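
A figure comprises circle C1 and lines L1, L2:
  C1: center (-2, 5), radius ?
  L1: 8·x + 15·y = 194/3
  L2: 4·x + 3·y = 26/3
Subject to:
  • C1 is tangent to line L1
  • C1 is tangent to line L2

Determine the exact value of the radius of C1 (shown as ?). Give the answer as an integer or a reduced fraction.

1. [C1‖L1]  r_C1² − 1/9 = 0  ⇒  r_C1 = 1/3 (r>0 drops 1)
2. [C1‖L2]  r_C1² − 1/9 = 0  ⇒  r_C1 = 1/3 (r>0 drops 1)

1/3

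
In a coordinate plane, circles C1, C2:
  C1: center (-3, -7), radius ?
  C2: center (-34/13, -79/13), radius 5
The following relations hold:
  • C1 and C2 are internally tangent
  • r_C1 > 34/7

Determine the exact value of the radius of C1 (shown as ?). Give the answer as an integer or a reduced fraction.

6

1. [int C1,C2]  r_C1² − 10r_C1 + 24 = 0  ⇒  r_C1 = 4 or 6
2. given r_C1 > 34/7: keep 6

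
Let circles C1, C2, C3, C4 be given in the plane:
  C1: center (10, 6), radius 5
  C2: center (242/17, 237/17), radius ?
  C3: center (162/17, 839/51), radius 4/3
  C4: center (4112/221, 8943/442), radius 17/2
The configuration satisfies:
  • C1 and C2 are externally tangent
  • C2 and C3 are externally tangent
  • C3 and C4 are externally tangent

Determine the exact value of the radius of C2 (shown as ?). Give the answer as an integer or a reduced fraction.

4

1. [ext C1·C2]  r_C2² + 10r_C2 − 56 = 0  ⇒  r_C2 = 4 (r>0 drops 1)
2. [ext C2·C3]  r_C2² + (8/3)r_C2 − 80/3 = 0  ⇒  r_C2 = 4 (r>0 drops 1)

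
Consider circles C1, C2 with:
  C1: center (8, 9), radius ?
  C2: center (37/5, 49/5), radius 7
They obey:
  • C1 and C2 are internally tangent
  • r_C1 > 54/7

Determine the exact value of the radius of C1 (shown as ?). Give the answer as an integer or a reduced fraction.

8

1. [int C1,C2]  r_C1² − 14r_C1 + 48 = 0  ⇒  r_C1 = 6 or 8
2. given r_C1 > 54/7: keep 8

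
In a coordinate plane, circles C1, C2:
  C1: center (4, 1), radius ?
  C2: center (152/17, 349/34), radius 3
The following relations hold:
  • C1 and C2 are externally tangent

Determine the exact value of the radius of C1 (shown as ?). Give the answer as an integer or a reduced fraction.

1. [ext C1·C2]  r_C1² + 6r_C1 − 405/4 = 0  ⇒  r_C1 = 15/2 (r>0 drops 1)

15/2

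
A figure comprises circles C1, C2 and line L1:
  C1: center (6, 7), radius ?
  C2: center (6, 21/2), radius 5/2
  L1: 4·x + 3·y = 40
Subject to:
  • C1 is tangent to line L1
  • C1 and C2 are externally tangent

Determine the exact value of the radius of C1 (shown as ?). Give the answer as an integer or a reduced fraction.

1

1. [C1‖L1]  r_C1² − 1 = 0  ⇒  r_C1 = 1 (r>0 drops 1)
2. [ext C1·C2]  r_C1² + 5r_C1 − 6 = 0  ⇒  r_C1 = 1 (r>0 drops 1)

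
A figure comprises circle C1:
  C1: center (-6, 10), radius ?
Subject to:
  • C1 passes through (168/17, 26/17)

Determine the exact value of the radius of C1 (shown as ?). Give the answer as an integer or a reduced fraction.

18

1. [C1∋P]  r_C1² − 324 = 0  ⇒  r_C1 = 18 (r>0 drops 1)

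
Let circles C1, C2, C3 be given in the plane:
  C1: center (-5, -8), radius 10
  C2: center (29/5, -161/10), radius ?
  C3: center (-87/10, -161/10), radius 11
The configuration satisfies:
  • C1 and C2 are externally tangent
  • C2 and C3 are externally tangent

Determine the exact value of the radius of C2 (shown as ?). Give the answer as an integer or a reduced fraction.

7/2

1. [ext C1·C2]  r_C2² + 20r_C2 − 329/4 = 0  ⇒  r_C2 = 7/2 (r>0 drops 1)
2. [ext C2·C3]  r_C2² + 22r_C2 − 357/4 = 0  ⇒  r_C2 = 7/2 (r>0 drops 1)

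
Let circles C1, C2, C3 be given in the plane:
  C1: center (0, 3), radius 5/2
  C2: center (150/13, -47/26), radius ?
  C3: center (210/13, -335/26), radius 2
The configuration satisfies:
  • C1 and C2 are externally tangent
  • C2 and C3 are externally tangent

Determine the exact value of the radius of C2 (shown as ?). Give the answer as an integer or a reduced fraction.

1. [ext C1·C2]  r_C2² + 5r_C2 − 150 = 0  ⇒  r_C2 = 10 (r>0 drops 1)
2. [ext C2·C3]  r_C2² + 4r_C2 − 140 = 0  ⇒  r_C2 = 10 (r>0 drops 1)

10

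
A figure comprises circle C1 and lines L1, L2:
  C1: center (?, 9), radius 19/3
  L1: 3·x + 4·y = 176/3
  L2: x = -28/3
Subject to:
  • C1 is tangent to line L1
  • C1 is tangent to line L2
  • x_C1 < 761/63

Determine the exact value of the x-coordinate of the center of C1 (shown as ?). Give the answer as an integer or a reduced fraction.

1. [C1‖L1]  x_C1² − (136/9)x_C1 − 163/3 = 0  ⇒  x_C1 = -3 or 163/9
2. [C1‖L2]  x_C1² + (56/3)x_C1 + 47 = 0  ⇒  x_C1 = -47/3 or -3

-3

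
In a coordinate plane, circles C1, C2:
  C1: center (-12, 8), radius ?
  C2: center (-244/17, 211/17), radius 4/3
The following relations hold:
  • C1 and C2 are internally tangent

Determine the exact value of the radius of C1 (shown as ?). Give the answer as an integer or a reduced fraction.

19/3

1. [int C1,C2]  r_C1² − (8/3)r_C1 − 209/9 = 0  ⇒  r_C1 = 19/3 (r>0 drops 1)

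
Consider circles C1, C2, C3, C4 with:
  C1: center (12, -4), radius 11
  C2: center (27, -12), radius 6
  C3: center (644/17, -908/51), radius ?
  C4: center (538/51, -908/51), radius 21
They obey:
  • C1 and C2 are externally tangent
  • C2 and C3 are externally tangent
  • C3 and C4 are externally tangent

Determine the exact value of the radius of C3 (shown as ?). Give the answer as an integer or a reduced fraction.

1. [ext C2·C3]  r_C3² + 12r_C3 − 1045/9 = 0  ⇒  r_C3 = 19/3 (r>0 drops 1)
2. [ext C3·C4]  r_C3² + 42r_C3 − 2755/9 = 0  ⇒  r_C3 = 19/3 (r>0 drops 1)

19/3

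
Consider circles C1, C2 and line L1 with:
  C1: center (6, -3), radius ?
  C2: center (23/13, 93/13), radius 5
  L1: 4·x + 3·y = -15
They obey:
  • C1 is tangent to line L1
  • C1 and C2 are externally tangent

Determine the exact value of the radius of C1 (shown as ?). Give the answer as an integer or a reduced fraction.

1. [C1‖L1]  r_C1² − 36 = 0  ⇒  r_C1 = 6 (r>0 drops 1)
2. [ext C1·C2]  r_C1² + 10r_C1 − 96 = 0  ⇒  r_C1 = 6 (r>0 drops 1)

6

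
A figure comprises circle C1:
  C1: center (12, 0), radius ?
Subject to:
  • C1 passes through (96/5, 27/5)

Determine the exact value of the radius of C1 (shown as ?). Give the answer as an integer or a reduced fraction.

9

1. [C1∋P]  r_C1² − 81 = 0  ⇒  r_C1 = 9 (r>0 drops 1)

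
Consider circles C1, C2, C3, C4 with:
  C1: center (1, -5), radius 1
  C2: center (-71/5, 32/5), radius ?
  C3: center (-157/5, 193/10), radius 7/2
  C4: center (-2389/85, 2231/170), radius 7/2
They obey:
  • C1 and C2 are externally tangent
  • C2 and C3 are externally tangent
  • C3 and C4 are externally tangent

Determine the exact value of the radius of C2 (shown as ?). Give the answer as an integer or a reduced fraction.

18

1. [ext C1·C2]  r_C2² + 2r_C2 − 360 = 0  ⇒  r_C2 = 18 (r>0 drops 1)
2. [ext C2·C3]  r_C2² + 7r_C2 − 450 = 0  ⇒  r_C2 = 18 (r>0 drops 1)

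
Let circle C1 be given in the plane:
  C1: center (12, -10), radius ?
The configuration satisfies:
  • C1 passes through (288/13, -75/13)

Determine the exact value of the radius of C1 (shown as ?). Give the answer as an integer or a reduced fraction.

11

1. [C1∋P]  r_C1² − 121 = 0  ⇒  r_C1 = 11 (r>0 drops 1)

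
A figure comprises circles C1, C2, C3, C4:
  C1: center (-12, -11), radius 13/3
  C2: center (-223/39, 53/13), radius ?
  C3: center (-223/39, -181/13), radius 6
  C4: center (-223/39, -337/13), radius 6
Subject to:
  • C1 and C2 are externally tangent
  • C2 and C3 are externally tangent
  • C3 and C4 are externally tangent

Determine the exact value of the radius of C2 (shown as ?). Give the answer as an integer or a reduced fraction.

1. [ext C1·C2]  r_C2² + (26/3)r_C2 − 248 = 0  ⇒  r_C2 = 12 (r>0 drops 1)
2. [ext C2·C3]  r_C2² + 12r_C2 − 288 = 0  ⇒  r_C2 = 12 (r>0 drops 1)

12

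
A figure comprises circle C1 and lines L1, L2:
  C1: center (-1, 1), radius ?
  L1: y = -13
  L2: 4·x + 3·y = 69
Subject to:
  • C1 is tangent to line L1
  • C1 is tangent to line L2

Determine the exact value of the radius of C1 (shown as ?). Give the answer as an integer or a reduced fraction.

14

1. [C1‖L1]  r_C1² − 196 = 0  ⇒  r_C1 = 14 (r>0 drops 1)
2. [C1‖L2]  r_C1² − 196 = 0  ⇒  r_C1 = 14 (r>0 drops 1)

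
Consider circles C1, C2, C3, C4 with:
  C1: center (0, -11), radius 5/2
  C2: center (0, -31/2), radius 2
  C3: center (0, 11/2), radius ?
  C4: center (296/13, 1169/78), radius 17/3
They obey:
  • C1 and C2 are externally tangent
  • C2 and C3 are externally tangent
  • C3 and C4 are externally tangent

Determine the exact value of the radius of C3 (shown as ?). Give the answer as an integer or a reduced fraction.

19

1. [ext C2·C3]  r_C3² + 4r_C3 − 437 = 0  ⇒  r_C3 = 19 (r>0 drops 1)
2. [ext C3·C4]  r_C3² + (34/3)r_C3 − 1729/3 = 0  ⇒  r_C3 = 19 (r>0 drops 1)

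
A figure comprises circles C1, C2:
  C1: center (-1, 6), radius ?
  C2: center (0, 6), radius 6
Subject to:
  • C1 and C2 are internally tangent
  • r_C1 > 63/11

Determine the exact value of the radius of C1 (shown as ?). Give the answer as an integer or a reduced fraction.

7

1. [int C1,C2]  r_C1² − 12r_C1 + 35 = 0  ⇒  r_C1 = 5 or 7
2. given r_C1 > 63/11: keep 7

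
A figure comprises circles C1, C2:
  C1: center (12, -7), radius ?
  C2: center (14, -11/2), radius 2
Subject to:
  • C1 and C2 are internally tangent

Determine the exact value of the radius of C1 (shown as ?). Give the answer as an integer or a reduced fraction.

9/2

1. [int C1,C2]  r_C1² − 4r_C1 − 9/4 = 0  ⇒  r_C1 = 9/2 (r>0 drops 1)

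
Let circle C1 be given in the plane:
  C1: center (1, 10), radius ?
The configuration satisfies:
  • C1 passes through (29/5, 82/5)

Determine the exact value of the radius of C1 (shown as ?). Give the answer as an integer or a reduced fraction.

8

1. [C1∋P]  r_C1² − 64 = 0  ⇒  r_C1 = 8 (r>0 drops 1)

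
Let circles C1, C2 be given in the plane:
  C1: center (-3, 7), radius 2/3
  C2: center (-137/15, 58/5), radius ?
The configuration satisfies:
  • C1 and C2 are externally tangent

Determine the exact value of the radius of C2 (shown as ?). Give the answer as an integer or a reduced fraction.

7

1. [ext C1·C2]  r_C2² + (4/3)r_C2 − 175/3 = 0  ⇒  r_C2 = 7 (r>0 drops 1)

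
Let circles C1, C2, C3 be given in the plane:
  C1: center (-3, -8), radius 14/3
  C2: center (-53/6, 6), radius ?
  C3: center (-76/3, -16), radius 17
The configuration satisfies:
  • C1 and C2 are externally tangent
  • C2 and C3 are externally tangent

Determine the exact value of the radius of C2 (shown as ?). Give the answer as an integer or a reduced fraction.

1. [ext C1·C2]  r_C2² + (28/3)r_C2 − 833/4 = 0  ⇒  r_C2 = 21/2 (r>0 drops 1)
2. [ext C2·C3]  r_C2² + 34r_C2 − 1869/4 = 0  ⇒  r_C2 = 21/2 (r>0 drops 1)

21/2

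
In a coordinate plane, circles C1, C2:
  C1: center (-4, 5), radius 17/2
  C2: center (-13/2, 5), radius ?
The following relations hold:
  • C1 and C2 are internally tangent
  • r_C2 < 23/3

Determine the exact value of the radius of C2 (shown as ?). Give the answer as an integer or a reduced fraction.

6

1. [int C1,C2]  r_C2² − 17r_C2 + 66 = 0  ⇒  r_C2 = 6 or 11
2. given r_C2 < 23/3: keep 6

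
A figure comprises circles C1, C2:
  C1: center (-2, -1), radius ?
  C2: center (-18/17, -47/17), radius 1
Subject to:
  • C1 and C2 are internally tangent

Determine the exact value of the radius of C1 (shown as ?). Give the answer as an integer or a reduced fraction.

3

1. [int C1,C2]  r_C1² − 2r_C1 − 3 = 0  ⇒  r_C1 = 3 (r>0 drops 1)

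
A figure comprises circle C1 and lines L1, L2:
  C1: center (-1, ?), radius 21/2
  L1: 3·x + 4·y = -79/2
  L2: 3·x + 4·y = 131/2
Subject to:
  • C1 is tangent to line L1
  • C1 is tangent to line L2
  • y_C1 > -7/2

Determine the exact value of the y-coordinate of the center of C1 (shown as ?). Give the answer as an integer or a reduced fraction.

4

1. [C1‖L1]  y_C1² + (73/4)y_C1 − 89 = 0  ⇒  y_C1 = -89/4 or 4
2. [C1‖L2]  y_C1² − (137/4)y_C1 + 121 = 0  ⇒  y_C1 = 4 or 121/4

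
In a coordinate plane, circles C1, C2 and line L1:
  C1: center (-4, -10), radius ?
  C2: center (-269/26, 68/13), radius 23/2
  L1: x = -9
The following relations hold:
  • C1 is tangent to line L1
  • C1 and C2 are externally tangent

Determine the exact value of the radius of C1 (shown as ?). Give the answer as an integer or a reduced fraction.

1. [C1‖L1]  r_C1² − 25 = 0  ⇒  r_C1 = 5 (r>0 drops 1)
2. [ext C1·C2]  r_C1² + 23r_C1 − 140 = 0  ⇒  r_C1 = 5 (r>0 drops 1)

5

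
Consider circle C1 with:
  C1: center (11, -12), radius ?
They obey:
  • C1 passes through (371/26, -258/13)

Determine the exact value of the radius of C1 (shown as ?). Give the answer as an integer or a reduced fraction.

17/2

1. [C1∋P]  r_C1² − 289/4 = 0  ⇒  r_C1 = 17/2 (r>0 drops 1)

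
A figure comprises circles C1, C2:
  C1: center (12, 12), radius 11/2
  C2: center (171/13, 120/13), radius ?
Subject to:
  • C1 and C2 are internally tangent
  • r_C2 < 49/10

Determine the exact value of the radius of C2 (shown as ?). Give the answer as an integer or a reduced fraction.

5/2

1. [int C1,C2]  r_C2² − 11r_C2 + 85/4 = 0  ⇒  r_C2 = 5/2 or 17/2
2. given r_C2 < 49/10: keep 5/2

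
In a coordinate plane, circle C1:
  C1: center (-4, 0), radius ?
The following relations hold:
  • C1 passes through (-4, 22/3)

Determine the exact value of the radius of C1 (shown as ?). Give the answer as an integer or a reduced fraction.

1. [C1∋P]  r_C1² − 484/9 = 0  ⇒  r_C1 = 22/3 (r>0 drops 1)

22/3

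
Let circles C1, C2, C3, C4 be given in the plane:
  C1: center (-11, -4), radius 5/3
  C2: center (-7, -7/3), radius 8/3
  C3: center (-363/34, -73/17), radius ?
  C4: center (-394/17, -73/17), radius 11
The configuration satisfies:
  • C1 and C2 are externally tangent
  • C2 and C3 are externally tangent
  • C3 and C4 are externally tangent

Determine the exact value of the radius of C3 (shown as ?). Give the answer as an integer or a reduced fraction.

3/2

1. [ext C2·C3]  r_C3² + (16/3)r_C3 − 41/4 = 0  ⇒  r_C3 = 3/2 (r>0 drops 1)
2. [ext C3·C4]  r_C3² + 22r_C3 − 141/4 = 0  ⇒  r_C3 = 3/2 (r>0 drops 1)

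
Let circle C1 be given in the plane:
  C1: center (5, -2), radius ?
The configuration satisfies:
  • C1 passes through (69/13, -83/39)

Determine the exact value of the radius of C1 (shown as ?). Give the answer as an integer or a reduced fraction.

1/3

1. [C1∋P]  r_C1² − 1/9 = 0  ⇒  r_C1 = 1/3 (r>0 drops 1)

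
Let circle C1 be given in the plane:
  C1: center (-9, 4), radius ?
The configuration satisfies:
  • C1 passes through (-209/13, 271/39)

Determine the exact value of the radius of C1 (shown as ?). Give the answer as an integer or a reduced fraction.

1. [C1∋P]  r_C1² − 529/9 = 0  ⇒  r_C1 = 23/3 (r>0 drops 1)

23/3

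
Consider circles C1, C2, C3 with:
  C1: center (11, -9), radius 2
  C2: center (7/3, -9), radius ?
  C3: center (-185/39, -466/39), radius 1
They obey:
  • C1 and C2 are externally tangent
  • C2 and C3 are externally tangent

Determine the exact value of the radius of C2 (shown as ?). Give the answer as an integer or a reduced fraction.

20/3

1. [ext C1·C2]  r_C2² + 4r_C2 − 640/9 = 0  ⇒  r_C2 = 20/3 (r>0 drops 1)
2. [ext C2·C3]  r_C2² + 2r_C2 − 520/9 = 0  ⇒  r_C2 = 20/3 (r>0 drops 1)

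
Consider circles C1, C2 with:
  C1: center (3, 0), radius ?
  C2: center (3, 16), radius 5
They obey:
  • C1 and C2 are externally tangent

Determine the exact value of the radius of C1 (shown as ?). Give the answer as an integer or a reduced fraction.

11

1. [ext C1·C2]  r_C1² + 10r_C1 − 231 = 0  ⇒  r_C1 = 11 (r>0 drops 1)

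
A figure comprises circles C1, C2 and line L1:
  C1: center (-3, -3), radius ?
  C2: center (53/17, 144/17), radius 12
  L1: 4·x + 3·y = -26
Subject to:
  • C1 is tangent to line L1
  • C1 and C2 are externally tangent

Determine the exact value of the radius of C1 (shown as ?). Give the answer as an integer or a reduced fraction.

1

1. [C1‖L1]  r_C1² − 1 = 0  ⇒  r_C1 = 1 (r>0 drops 1)
2. [ext C1·C2]  r_C1² + 24r_C1 − 25 = 0  ⇒  r_C1 = 1 (r>0 drops 1)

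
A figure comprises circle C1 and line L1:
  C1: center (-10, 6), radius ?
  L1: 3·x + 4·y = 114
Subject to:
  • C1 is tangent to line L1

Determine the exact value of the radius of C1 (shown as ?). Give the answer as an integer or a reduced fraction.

1. [C1‖L1]  r_C1² − 576 = 0  ⇒  r_C1 = 24 (r>0 drops 1)

24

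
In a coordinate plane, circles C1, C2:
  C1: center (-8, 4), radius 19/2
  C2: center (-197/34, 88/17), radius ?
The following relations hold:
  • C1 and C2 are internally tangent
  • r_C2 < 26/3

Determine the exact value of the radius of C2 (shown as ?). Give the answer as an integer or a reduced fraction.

7

1. [int C1,C2]  r_C2² − 19r_C2 + 84 = 0  ⇒  r_C2 = 7 or 12
2. given r_C2 < 26/3: keep 7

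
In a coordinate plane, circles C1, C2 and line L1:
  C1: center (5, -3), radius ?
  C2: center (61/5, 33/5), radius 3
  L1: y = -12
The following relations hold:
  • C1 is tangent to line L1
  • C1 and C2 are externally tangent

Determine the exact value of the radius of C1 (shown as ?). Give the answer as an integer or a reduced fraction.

9

1. [C1‖L1]  r_C1² − 81 = 0  ⇒  r_C1 = 9 (r>0 drops 1)
2. [ext C1·C2]  r_C1² + 6r_C1 − 135 = 0  ⇒  r_C1 = 9 (r>0 drops 1)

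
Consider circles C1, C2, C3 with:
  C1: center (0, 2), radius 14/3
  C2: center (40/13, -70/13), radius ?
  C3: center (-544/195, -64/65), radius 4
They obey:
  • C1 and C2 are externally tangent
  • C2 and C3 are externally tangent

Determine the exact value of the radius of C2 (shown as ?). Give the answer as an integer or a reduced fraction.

1. [ext C1·C2]  r_C2² + (28/3)r_C2 − 380/9 = 0  ⇒  r_C2 = 10/3 (r>0 drops 1)
2. [ext C2·C3]  r_C2² + 8r_C2 − 340/9 = 0  ⇒  r_C2 = 10/3 (r>0 drops 1)

10/3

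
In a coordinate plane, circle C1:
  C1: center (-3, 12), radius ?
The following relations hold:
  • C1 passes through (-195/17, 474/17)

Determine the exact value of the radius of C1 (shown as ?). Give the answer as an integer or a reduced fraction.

1. [C1∋P]  r_C1² − 324 = 0  ⇒  r_C1 = 18 (r>0 drops 1)

18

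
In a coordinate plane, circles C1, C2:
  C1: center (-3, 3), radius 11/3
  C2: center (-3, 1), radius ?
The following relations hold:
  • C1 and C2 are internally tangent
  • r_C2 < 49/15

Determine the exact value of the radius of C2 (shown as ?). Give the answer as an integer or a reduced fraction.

5/3

1. [int C1,C2]  r_C2² − (22/3)r_C2 + 85/9 = 0  ⇒  r_C2 = 5/3 or 17/3
2. given r_C2 < 49/15: keep 5/3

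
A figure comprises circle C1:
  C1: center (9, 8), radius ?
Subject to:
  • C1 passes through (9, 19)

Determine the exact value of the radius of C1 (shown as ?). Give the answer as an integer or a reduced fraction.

1. [C1∋P]  r_C1² − 121 = 0  ⇒  r_C1 = 11 (r>0 drops 1)

11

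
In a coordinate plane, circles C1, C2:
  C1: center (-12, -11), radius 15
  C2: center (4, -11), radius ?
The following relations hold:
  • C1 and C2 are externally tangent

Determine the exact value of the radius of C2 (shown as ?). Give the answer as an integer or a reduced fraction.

1. [ext C1·C2]  r_C2² + 30r_C2 − 31 = 0  ⇒  r_C2 = 1 (r>0 drops 1)

1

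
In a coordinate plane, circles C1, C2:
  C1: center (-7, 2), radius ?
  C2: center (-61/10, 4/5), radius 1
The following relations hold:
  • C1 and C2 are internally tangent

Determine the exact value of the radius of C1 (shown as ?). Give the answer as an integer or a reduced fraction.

1. [int C1,C2]  r_C1² − 2r_C1 − 5/4 = 0  ⇒  r_C1 = 5/2 (r>0 drops 1)

5/2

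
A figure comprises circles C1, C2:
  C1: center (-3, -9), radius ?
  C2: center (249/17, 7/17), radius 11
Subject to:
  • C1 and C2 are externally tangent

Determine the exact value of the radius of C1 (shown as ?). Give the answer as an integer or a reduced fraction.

9

1. [ext C1·C2]  r_C1² + 22r_C1 − 279 = 0  ⇒  r_C1 = 9 (r>0 drops 1)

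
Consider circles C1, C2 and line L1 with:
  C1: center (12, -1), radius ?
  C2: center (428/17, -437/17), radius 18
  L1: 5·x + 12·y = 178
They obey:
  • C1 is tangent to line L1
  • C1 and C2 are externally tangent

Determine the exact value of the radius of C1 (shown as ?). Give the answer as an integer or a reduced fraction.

1. [C1‖L1]  r_C1² − 100 = 0  ⇒  r_C1 = 10 (r>0 drops 1)
2. [ext C1·C2]  r_C1² + 36r_C1 − 460 = 0  ⇒  r_C1 = 10 (r>0 drops 1)

10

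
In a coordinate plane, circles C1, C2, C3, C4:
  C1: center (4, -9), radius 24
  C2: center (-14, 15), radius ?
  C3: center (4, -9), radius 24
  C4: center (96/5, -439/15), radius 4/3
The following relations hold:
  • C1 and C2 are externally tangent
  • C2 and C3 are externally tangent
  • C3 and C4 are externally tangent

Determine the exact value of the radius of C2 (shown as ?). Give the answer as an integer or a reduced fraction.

6

1. [ext C1·C2]  r_C2² + 48r_C2 − 324 = 0  ⇒  r_C2 = 6 (r>0 drops 1)
2. [ext C2·C3]  r_C2² + 48r_C2 − 324 = 0  ⇒  r_C2 = 6 (r>0 drops 1)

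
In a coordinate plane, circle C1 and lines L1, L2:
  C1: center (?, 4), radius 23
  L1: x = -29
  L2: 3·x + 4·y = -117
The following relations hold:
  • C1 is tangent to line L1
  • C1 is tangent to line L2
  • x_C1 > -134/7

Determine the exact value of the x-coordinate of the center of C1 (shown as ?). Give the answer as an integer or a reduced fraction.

1. [C1‖L1]  x_C1² + 58x_C1 + 312 = 0  ⇒  x_C1 = -52 or -6
2. [C1‖L2]  x_C1² + (266/3)x_C1 + 496 = 0  ⇒  x_C1 = -248/3 or -6

-6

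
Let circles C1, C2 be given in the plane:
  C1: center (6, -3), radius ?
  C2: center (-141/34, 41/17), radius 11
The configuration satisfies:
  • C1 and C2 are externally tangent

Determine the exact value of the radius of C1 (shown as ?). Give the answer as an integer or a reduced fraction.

1/2

1. [ext C1·C2]  r_C1² + 22r_C1 − 45/4 = 0  ⇒  r_C1 = 1/2 (r>0 drops 1)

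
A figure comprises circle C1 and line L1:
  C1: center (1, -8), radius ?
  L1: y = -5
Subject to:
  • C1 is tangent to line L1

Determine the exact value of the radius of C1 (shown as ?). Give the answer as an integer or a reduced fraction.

1. [C1‖L1]  r_C1² − 9 = 0  ⇒  r_C1 = 3 (r>0 drops 1)

3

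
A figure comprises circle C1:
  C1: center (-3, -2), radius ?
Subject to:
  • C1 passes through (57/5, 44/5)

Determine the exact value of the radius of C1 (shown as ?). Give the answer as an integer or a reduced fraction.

1. [C1∋P]  r_C1² − 324 = 0  ⇒  r_C1 = 18 (r>0 drops 1)

18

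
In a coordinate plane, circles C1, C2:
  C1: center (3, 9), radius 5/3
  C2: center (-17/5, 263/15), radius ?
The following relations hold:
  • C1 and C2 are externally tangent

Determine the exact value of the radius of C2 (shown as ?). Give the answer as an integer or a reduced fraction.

9

1. [ext C1·C2]  r_C2² + (10/3)r_C2 − 111 = 0  ⇒  r_C2 = 9 (r>0 drops 1)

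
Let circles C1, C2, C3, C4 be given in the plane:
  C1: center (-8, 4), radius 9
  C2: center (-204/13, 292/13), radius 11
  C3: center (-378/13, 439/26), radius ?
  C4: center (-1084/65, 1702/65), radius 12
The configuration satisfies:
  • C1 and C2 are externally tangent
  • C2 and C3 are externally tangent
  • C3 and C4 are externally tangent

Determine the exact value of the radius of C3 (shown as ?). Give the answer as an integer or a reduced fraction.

7/2

1. [ext C2·C3]  r_C3² + 22r_C3 − 357/4 = 0  ⇒  r_C3 = 7/2 (r>0 drops 1)
2. [ext C3·C4]  r_C3² + 24r_C3 − 385/4 = 0  ⇒  r_C3 = 7/2 (r>0 drops 1)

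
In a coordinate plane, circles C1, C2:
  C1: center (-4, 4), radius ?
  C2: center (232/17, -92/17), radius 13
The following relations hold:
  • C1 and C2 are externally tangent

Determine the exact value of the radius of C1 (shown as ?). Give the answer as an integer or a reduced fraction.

7

1. [ext C1·C2]  r_C1² + 26r_C1 − 231 = 0  ⇒  r_C1 = 7 (r>0 drops 1)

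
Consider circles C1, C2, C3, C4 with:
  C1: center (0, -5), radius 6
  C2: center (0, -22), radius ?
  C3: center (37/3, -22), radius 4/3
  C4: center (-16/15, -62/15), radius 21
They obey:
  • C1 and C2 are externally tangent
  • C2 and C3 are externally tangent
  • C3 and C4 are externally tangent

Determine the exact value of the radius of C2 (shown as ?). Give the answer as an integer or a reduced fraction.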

____________

Exercise brief>
Among the records, find the lines that contain "through" and copy each of them.

Solved problem>
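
  • C1 passes through (168/17, 26/17)
  • C1 passes through (96/5, 27/5)
  • C1 passes through (288/13, -75/13)
  • C1 passes through (29/5, 82/5)
  • C1 passes through (371/26, -258/13)
  • C1 passes through (-4, 22/3)
  • C1 passes through (69/13, -83/39)
  • C1 passes through (-209/13, 271/39)
  • C1 passes through (-195/17, 474/17)
  • C1 passes through (9, 19)
  • C1 passes through (57/5, 44/5)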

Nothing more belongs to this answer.